Records to process: Begin

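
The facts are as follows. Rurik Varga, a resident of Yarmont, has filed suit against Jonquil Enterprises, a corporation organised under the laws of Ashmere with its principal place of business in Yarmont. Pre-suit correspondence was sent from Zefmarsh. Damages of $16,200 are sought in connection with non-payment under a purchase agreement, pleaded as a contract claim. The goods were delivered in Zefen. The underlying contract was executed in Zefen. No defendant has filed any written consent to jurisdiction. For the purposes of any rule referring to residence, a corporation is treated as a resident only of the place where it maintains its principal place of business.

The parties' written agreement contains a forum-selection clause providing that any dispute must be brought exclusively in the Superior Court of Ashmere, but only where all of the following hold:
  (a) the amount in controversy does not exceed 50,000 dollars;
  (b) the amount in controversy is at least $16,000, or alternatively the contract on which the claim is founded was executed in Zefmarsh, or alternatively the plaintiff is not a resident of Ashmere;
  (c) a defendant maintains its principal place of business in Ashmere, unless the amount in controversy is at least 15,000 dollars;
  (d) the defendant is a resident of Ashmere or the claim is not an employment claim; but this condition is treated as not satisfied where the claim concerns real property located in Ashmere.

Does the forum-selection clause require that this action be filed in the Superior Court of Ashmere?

The Superior Court of Ashmere:
  (a) The amount in controversy is USD 16,200, within the USD 50,000 ceiling. Met.
  (b) The amount in controversy is 16,200 dollars, which meets the USD 16,000 floor, which satisfies one of the alternatives. Satisfied.
  (c) The corporate defendant(s) have their principal place of business in Yarmont, not Ashmere. But the amount in controversy is USD 16,200, which meets the $15,000 floor, and the 'unless' clause therefore excuses the requirement. Met.
  (d) The claim is a contract claim, not an employment claim, which satisfies one of the alternatives. The exception is not triggered, since the claim does not concern real property. Met.
  → The clause applies.

Yes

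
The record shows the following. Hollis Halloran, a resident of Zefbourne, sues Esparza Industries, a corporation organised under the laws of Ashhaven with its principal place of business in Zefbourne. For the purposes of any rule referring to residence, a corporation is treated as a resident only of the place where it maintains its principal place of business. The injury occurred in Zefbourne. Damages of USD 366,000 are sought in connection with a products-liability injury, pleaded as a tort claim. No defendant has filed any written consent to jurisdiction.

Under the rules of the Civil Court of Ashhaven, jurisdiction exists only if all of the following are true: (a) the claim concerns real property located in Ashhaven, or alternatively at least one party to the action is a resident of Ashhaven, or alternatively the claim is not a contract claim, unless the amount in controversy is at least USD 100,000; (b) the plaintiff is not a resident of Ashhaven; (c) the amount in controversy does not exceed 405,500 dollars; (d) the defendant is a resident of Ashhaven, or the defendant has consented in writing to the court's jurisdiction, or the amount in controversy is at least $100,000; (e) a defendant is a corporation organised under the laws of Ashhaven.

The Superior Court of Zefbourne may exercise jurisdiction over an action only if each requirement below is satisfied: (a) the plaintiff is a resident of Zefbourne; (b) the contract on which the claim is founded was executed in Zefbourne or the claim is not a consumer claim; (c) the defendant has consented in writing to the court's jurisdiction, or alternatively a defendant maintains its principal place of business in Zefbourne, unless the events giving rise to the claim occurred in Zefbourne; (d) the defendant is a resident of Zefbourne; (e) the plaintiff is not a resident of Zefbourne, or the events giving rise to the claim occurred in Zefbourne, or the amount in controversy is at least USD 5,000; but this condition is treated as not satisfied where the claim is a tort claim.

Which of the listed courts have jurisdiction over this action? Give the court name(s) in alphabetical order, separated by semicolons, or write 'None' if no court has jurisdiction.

The Civil Court of Ashhaven:
  (a) The claim is a tort claim, not a contract claim, so one alternative holds. Met.
  (b) The plaintiff resides in Zefbourne, which is not Ashhaven. Satisfied.
  (c) The amount in controversy is 366,000 dollars, within the USD 405,500 ceiling. Satisfied.
  (d) The amount in controversy is 366,000 dollars, which meets the USD 100,000 floor — that alternative is enough. Satisfied.
  (e) Esparza Industries is organised under the laws of Ashhaven. Condition met.
  → The court has jurisdiction.
The Superior Court of Zefbourne:
  (a) The plaintiff resides in Zefbourne. Condition met.
  (b) The claim is a tort claim, not a consumer claim, so this disjunct is met. Satisfied.
  (c) Esparza Industries has its principal place of business in Zefbourne, which satisfies one of the alternatives. Condition met.
  (d) The defendant resides in Zefbourne. Satisfied.
  (e) The operative events occurred in Zefbourne, so one alternative holds. But the carve-out bites: the claim is a tort claim. Not satisfied.
  → The court lacks jurisdiction.

the Civil Court of Ashhaven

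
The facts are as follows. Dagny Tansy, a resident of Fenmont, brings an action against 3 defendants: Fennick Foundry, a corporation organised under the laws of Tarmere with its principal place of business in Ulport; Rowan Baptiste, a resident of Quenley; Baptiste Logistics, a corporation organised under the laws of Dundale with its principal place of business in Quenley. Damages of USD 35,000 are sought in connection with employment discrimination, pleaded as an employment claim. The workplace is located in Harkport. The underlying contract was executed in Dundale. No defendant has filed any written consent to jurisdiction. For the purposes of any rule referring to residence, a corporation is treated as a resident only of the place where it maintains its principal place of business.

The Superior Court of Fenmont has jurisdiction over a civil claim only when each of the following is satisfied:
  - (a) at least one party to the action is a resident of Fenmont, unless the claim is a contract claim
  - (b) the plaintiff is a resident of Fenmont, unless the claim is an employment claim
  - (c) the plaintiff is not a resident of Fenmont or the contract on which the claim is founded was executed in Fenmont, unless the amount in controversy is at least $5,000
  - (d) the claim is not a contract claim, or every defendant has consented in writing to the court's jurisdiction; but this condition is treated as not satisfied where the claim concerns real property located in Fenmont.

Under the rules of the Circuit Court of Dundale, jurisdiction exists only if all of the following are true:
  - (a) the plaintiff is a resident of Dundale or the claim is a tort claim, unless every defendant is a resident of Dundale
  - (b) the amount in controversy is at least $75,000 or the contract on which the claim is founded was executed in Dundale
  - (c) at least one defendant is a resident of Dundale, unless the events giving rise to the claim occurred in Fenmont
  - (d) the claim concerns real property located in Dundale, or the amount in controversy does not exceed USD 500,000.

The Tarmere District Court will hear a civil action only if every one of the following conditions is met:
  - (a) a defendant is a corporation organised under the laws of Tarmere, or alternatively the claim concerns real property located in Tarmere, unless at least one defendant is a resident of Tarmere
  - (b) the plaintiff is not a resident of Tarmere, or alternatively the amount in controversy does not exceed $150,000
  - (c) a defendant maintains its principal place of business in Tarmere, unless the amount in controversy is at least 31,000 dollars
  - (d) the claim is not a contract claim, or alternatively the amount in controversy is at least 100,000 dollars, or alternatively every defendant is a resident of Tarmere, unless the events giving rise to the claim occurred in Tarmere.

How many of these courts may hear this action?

2

The Superior Court of Fenmont:
  (a) Dagny Tansy resides in Fenmont. Condition met.
  (b) The plaintiff resides in Fenmont. Condition met.
  (c) The plaintiff resides in Fenmont; the contract was executed in Dundale, not Fenmont — every alternative fails. The proviso rescues it, though: the amount in controversy is $35,000, which meets the USD 5,000 floor. Condition met.
  (d) The claim is an employment claim, not a contract claim, which satisfies one of the alternatives. The exception is not triggered, since the claim does not concern real property. Met.
  → Jurisdiction lies.
The Circuit Court of Dundale:
  (a) The plaintiff resides in Fenmont, not Dundale; the claim is an employment claim, not a tort claim — no alternative holds. The proviso offers no rescue either, since the defendants reside as follows — Fennick Foundry in Ulport, Rowan Baptiste in Quenley, Baptiste Logistics in Quenley — not all in Dundale. Not met.
  (b) The contract was executed in Dundale, so one alternative holds. Met.
  (c) No defendant resides in Dundale (they reside in Ulport, Quenley, Quenley). The proviso offers no rescue either, since the operative events occurred in Harkport, not Fenmont. Condition not met.
  (d) The amount in controversy is $35,000, within the $500,000 ceiling, which satisfies one of the alternatives. Satisfied.
  → At least one condition fails; no jurisdiction.
The Tarmere District Court:
  (a) Fennick Foundry is organised under the laws of Tarmere, so one alternative holds. Satisfied.
  (b) The plaintiff resides in Fenmont, which is not Tarmere, which satisfies one of the alternatives. Satisfied.
  (c) The corporate defendant(s) have their principal place of business in Quenley, Ulport, not Tarmere. The proviso rescues it, though: the amount in controversy is USD 35,000, which meets the $31,000 floor. Condition met.
  (d) The claim is an employment claim, not a contract claim, so this disjunct is met. Condition met.
  → Every requirement is satisfied — jurisdiction.
Courts with jurisdiction: the Superior Court of Fenmont, the Tarmere District Court — 2 in total.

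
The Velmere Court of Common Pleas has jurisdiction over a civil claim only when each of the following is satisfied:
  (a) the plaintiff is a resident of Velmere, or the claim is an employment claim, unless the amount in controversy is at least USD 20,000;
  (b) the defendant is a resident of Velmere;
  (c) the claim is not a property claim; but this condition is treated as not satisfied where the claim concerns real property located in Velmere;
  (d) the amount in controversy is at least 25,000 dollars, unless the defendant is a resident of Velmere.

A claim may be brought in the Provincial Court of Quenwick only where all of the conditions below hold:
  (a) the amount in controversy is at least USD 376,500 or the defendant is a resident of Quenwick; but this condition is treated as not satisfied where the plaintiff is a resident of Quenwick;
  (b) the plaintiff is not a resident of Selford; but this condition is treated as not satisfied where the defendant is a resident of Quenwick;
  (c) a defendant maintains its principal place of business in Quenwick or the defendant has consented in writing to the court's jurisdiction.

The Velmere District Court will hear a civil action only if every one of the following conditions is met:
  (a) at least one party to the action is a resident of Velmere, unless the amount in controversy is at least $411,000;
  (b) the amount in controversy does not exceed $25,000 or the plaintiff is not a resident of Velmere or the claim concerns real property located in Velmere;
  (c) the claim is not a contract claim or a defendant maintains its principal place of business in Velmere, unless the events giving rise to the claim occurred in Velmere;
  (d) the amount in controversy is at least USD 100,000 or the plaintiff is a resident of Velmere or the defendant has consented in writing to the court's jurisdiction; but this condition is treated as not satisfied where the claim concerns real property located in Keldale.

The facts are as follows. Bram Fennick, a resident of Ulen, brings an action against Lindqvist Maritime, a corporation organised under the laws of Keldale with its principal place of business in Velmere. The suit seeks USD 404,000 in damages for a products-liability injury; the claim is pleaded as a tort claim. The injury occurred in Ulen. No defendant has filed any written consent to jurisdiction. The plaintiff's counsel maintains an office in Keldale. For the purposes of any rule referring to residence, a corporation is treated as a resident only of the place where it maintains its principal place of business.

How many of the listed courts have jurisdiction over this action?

The Velmere Court of Common Pleas:
  (a) The plaintiff resides in Ulen, not Velmere; the claim is a tort claim, not an employment claim — every alternative fails. But the amount in controversy is USD 404,000, which meets the 20,000 dollars floor, and the 'unless' clause therefore excuses the requirement. Satisfied.
  (b) The defendant resides in Velmere. Satisfied.
  (c) The claim is a tort claim, not a property claim. The carve-out does not apply: the claim does not concern real property. Satisfied.
  (d) The amount in controversy is USD 404,000, which meets the 25,000 dollars floor. Condition met.
  → Every requirement is satisfied — jurisdiction.
The Provincial Court of Quenwick:
  (a) The amount in controversy is 404,000 dollars, which meets the 376,500 dollars floor — that alternative is enough. And the carve-out is inapplicable — the plaintiff resides in Ulen, not Quenwick. Condition met.
  (b) The plaintiff resides in Ulen, which is not Selford. The carve-out does not apply: the defendant resides in Velmere, not Quenwick. Met.
  (c) The corporate defendant(s) have their principal place of business in Velmere, not Quenwick; no such written consent has been filed — no alternative holds. Fails.
  → Not every requirement is met — no jurisdiction.
The Velmere District Court:
  (a) Lindqvist Maritime resides in Velmere. Condition met.
  (b) The plaintiff resides in Ulen, which is not Velmere, so this disjunct is met. Condition met.
  (c) The claim is a tort claim, not a contract claim, so one alternative holds. Satisfied.
  (d) The amount in controversy is $404,000, which meets the $100,000 floor, which satisfies one of the alternatives. And the carve-out is inapplicable — the claim does not concern real property. Met.
  → Every requirement is satisfied — jurisdiction.
Courts with jurisdiction: the Velmere Court of Common Pleas, the Velmere District Court — 2 in total.

2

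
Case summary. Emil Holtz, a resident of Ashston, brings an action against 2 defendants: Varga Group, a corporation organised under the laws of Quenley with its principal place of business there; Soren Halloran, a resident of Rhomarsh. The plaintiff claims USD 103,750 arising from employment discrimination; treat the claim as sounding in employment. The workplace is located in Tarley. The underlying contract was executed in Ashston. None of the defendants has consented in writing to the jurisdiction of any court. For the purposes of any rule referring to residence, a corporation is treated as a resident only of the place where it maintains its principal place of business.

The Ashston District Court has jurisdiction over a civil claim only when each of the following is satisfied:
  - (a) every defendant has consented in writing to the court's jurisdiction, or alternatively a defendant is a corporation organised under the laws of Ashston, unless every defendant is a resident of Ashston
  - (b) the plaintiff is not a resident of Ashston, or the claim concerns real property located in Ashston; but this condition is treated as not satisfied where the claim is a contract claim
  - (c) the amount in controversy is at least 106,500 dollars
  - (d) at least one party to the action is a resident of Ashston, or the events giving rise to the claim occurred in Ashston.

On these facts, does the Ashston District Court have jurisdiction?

The Ashston District Court:
  (a) No such written consent has been filed; the corporate defendant(s) are organised in Quenley, not Ashston — no alternative holds. The proviso offers no rescue either, since the defendants reside as follows — Varga Group in Quenley, Soren Halloran in Rhomarsh — not all in Ashston. Fails.
  (b) The plaintiff resides in Ashston; the claim does not concern real property — none of the alternatives is met. Fails.
  (c) The amount in controversy is $103,750, below the $106,500 floor. Not met.
  (d) Emil Holtz resides in Ashston — that alternative is enough. Condition met.
  → No jurisdiction.

No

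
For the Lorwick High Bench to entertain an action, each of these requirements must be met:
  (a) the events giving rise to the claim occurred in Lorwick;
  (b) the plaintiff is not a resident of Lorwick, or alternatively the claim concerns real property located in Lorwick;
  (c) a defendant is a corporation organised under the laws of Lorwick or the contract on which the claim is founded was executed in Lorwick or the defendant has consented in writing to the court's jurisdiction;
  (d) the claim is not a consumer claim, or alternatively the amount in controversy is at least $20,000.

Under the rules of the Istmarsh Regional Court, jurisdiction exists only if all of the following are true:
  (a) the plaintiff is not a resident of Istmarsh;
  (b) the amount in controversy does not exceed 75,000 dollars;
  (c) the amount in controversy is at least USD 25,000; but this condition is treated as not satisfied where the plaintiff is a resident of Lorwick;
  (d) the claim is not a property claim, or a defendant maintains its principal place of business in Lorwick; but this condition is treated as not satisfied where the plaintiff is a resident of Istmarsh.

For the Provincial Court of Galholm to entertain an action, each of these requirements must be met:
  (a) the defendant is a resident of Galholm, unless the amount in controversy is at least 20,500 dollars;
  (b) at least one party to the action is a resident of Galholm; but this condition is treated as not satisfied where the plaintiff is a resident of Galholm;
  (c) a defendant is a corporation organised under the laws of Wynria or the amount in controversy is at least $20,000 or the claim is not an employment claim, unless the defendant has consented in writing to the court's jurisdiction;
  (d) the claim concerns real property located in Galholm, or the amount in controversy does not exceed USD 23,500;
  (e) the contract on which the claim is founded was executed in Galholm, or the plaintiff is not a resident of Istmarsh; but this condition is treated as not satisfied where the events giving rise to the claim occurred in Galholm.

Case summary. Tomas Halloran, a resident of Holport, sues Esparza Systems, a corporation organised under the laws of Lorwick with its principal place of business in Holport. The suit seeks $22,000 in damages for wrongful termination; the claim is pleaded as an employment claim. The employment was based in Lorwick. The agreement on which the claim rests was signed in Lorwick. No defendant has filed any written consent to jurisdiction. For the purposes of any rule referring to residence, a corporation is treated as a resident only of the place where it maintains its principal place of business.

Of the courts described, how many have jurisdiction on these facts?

1

The Lorwick High Bench:
  (a) The operative events occurred in Lorwick. Satisfied.
  (b) The plaintiff resides in Holport, which is not Lorwick, so one alternative holds. Satisfied.
  (c) Esparza Systems is organised under the laws of Lorwick — that alternative is enough. Condition met.
  (d) The claim is an employment claim, not a consumer claim, so one alternative holds. Condition met.
  → Every requirement is satisfied — jurisdiction.
The Istmarsh Regional Court:
  (a) The plaintiff resides in Holport, which is not Istmarsh. Satisfied.
  (b) The amount in controversy is USD 22,000, within the 75,000 dollars ceiling. Met.
  (c) The amount in controversy is USD 22,000, below the 25,000 dollars floor. Not satisfied.
  (d) The claim is an employment claim, not a property claim, which satisfies one of the alternatives. The carve-out does not apply: the plaintiff resides in Holport, not Istmarsh. Satisfied.
  → The court lacks jurisdiction.
The Provincial Court of Galholm:
  (a) The defendant resides in Holport, not Galholm. But the amount in controversy is 22,000 dollars, which meets the 20,500 dollars floor, and the 'unless' clause therefore excuses the requirement. Satisfied.
  (b) No party resides in Galholm. Not satisfied.
  (c) The amount in controversy is 22,000 dollars, which meets the USD 20,000 floor, so this disjunct is met. Satisfied.
  (d) The amount in controversy is USD 22,000, within the 23,500 dollars ceiling — that alternative is enough. Condition met.
  (e) The plaintiff resides in Holport, which is not Istmarsh, which satisfies one of the alternatives. The carve-out does not apply: the operative events occurred in Lorwick, not Galholm. Met.
  → Not every requirement is met — no jurisdiction.
Courts with jurisdiction: the Lorwick High Bench — 1 in total.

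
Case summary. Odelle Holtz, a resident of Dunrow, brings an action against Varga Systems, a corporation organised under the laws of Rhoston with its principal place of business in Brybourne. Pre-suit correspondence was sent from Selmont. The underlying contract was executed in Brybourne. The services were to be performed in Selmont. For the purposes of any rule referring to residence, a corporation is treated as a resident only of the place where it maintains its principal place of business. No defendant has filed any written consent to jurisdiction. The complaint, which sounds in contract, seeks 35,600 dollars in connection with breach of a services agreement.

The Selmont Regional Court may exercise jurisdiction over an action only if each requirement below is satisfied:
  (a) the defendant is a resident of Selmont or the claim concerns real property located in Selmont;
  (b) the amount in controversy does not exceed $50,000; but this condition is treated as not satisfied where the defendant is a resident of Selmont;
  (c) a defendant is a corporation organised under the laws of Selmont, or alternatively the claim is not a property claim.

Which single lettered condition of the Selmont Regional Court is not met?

The Selmont Regional Court:
  (a) The defendant resides in Brybourne, not Selmont; the claim does not concern real property — none of the alternatives is met. Condition not met.
  (b) The amount in controversy is 35,600 dollars, within the $50,000 ceiling. The exception is not triggered, since the defendant resides in Brybourne, not Selmont. Satisfied.
  (c) The claim is a contract claim, not a property claim, which satisfies one of the alternatives. Condition met.
Only condition (a) fails.

(a)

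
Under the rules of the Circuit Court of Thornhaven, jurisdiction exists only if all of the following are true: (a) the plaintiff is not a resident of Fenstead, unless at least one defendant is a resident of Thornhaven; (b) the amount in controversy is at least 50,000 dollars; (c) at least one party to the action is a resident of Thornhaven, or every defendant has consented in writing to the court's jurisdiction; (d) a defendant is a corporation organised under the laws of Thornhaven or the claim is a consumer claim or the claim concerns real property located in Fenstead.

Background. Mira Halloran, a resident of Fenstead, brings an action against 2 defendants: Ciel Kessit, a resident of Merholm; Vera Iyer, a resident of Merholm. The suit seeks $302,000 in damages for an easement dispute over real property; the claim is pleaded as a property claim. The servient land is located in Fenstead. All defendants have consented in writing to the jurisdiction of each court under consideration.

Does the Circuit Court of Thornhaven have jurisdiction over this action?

No

The Circuit Court of Thornhaven:
  (a) The plaintiff resides in Fenstead. Nor does the 'unless' clause help: no defendant resides in Thornhaven (they reside in Merholm, Merholm). Fails.
  (b) The amount in controversy is $302,000, which meets the 50,000 dollars floor. Satisfied.
  (c) Every defendant has filed written consent, so this disjunct is met. Met.
  (d) The property lies in Fenstead, which satisfies one of the alternatives. Satisfied.
  → Not every requirement is met — no jurisdiction.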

Records to process: End

◆ Exercise description ◆
Which lines of the data contain the string "liability"? Copy each one.

◆ Answer section ◆
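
The record shows the following. Hollis Halloran, a resident of Zefbourne, sues Esparza Industries, a corporation organised under the laws of Ashhaven with its principal place of business in Zefbourne. For the purposes of any rule referring to residence, a corporation is treated as a resident only of the place where it maintains its principal place of business. The injury occurred in Zefbourne. Damages of USD 366,000 are sought in connection with a products-liability injury, pleaded as a tort claim. No defendant has filed any written consent to jurisdiction.
The facts are as follows. Bram Fennick, a resident of Ulen, brings an action against Lindqvist Maritime, a corporation organised under the laws of Keldale with its principal place of business in Velmere. The suit seeks USD 404,000 in damages for a products-liability injury; the claim is pleaded as a tort claim. The injury occurred in Ulen. No defendant has filed any written consent to jurisdiction. The plaintiff's counsel maintains an office in Keldale. For the purposes of any rule referring to residence, a corporation is treated as a resident only of the place where it maintains its principal place of business.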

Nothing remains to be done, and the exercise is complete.